LISTED ENTRIES:
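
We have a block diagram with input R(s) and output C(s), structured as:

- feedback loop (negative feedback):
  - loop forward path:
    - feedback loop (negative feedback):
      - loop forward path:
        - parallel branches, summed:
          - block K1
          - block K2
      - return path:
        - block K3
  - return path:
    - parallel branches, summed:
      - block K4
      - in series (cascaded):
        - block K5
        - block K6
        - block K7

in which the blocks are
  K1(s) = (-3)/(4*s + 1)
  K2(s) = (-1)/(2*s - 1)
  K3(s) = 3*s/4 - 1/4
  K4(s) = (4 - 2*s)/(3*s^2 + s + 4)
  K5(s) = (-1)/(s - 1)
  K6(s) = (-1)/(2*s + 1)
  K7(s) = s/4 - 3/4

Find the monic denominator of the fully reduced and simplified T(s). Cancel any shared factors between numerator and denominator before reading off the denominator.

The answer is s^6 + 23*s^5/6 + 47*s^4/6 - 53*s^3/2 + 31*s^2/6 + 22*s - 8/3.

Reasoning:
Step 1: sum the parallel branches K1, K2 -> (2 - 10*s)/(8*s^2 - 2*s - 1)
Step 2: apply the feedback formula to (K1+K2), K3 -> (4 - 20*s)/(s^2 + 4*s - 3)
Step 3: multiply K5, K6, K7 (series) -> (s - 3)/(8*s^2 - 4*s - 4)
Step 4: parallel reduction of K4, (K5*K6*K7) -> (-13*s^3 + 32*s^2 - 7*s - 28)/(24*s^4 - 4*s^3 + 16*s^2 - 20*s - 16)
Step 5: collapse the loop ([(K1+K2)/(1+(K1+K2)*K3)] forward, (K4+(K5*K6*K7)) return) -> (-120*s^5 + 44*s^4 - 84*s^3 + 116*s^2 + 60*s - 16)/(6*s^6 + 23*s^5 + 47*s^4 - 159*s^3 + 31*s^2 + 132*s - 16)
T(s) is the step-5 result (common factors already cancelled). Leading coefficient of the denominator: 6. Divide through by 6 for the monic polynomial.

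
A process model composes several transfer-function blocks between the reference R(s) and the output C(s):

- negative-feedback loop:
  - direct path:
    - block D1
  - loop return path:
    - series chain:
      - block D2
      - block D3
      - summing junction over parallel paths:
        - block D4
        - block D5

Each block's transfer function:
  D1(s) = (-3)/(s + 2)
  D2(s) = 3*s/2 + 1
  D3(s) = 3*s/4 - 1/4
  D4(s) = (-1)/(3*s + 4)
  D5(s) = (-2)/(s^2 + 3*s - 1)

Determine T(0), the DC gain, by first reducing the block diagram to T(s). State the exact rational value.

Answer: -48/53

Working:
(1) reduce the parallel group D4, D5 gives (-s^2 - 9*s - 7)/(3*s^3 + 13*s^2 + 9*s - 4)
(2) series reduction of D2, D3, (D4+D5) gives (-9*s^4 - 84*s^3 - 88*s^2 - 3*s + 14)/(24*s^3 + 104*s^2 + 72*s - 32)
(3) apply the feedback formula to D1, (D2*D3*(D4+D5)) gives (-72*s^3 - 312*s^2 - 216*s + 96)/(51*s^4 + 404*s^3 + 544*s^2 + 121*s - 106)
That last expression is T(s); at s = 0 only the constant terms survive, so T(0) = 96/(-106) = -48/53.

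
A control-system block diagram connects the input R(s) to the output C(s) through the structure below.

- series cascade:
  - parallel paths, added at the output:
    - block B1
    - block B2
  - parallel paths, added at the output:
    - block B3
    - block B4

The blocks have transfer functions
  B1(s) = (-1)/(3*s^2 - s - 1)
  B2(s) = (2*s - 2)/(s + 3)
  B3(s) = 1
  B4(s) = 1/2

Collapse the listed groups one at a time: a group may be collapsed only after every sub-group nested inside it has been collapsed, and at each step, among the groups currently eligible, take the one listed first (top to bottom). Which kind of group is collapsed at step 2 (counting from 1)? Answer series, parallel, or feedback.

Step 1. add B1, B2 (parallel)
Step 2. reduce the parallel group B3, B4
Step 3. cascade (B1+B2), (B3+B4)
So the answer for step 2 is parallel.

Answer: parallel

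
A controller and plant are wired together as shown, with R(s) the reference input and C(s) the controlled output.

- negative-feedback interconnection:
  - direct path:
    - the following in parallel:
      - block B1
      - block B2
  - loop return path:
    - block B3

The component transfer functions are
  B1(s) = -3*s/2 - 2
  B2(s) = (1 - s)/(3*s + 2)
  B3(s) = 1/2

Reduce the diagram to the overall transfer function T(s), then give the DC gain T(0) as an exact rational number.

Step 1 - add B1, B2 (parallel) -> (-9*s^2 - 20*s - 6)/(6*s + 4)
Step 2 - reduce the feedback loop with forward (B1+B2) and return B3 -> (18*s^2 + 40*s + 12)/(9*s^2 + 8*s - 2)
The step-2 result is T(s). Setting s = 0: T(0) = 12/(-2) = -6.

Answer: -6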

---

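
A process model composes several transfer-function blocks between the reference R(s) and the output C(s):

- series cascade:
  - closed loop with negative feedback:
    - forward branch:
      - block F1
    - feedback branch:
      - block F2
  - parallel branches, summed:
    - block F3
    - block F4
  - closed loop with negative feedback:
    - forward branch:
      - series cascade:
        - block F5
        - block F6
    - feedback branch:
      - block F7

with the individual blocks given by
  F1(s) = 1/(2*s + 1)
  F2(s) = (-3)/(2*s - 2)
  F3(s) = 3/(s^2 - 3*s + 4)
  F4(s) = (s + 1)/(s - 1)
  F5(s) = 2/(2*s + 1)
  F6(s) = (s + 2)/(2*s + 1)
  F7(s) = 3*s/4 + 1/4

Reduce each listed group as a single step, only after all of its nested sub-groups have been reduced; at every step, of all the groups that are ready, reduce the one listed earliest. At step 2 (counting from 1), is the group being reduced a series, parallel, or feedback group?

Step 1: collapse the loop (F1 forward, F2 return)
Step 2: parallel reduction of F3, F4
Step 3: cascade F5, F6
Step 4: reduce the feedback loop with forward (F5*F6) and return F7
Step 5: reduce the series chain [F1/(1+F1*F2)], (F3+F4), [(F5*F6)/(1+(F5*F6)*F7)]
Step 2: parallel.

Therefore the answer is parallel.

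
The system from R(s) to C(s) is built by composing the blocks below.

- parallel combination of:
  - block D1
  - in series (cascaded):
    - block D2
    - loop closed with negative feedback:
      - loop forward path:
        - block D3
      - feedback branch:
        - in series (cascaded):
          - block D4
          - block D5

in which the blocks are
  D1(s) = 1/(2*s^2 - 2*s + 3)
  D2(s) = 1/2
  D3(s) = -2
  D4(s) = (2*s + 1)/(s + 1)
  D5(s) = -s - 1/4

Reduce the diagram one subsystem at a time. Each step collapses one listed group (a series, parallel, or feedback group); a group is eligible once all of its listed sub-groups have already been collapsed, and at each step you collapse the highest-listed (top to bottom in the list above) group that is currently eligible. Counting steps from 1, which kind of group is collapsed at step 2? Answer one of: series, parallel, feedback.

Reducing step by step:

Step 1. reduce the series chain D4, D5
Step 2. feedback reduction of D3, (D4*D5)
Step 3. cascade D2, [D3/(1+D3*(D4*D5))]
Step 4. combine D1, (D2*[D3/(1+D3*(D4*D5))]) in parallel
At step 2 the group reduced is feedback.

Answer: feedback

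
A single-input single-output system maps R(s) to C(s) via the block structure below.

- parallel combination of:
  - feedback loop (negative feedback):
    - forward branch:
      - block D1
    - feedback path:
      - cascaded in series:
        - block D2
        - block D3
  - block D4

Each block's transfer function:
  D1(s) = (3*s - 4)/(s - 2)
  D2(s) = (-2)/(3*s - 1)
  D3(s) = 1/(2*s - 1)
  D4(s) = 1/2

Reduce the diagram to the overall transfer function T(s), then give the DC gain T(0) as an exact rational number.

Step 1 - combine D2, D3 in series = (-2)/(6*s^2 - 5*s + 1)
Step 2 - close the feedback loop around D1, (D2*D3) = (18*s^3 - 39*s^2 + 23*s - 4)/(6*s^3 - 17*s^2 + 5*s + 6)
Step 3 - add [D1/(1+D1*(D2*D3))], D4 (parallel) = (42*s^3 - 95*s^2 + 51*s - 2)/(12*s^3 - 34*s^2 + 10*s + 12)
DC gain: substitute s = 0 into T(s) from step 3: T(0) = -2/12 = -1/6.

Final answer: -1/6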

REQUIRED ACTION:
Tally how many lines of the material contain the word "input". The answer must be the number and nothing else.

SOLUTION TO THE PROBLEM:
4